HOW TO COMPLETE THIS TASK: Whenever a line in the entries includes the word "seek", copy that line out.
• • • • •
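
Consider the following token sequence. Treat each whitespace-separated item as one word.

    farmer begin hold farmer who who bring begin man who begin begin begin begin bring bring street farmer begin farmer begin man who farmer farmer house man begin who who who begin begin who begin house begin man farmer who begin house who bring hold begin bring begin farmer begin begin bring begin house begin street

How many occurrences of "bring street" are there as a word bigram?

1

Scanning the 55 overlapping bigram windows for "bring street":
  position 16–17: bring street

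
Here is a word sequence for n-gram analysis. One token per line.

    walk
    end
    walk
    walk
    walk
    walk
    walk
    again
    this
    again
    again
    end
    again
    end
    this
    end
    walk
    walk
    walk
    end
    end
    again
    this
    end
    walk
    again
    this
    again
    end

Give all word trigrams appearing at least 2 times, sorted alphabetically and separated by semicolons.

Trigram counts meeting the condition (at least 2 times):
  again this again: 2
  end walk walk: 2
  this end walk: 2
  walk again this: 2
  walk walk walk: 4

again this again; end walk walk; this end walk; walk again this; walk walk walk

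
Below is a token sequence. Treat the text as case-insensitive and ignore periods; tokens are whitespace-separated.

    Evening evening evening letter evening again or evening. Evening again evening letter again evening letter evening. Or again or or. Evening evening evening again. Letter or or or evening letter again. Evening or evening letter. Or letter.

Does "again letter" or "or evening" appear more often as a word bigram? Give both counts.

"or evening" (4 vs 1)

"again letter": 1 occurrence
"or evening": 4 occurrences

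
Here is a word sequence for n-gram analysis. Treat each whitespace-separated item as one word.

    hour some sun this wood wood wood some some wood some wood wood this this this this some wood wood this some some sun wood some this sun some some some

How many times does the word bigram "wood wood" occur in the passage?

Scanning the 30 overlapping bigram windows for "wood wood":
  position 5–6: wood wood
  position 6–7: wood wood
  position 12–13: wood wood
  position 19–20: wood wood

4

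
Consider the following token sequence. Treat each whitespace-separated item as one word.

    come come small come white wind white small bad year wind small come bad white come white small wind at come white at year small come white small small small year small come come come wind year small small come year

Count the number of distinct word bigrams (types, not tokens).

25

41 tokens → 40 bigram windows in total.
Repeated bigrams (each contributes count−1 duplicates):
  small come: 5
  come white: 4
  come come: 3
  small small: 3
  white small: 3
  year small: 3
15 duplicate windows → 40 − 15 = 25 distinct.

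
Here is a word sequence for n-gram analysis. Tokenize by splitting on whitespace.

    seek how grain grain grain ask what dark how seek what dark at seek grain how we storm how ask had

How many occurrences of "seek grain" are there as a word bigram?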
• • • • •
PROBLEM SOLUTION:
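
    seek how grain grain grain ask what dark how seek what dark at seek grain how we storm how ask had
How many occurrences of "seek grain" are there as a word bigram?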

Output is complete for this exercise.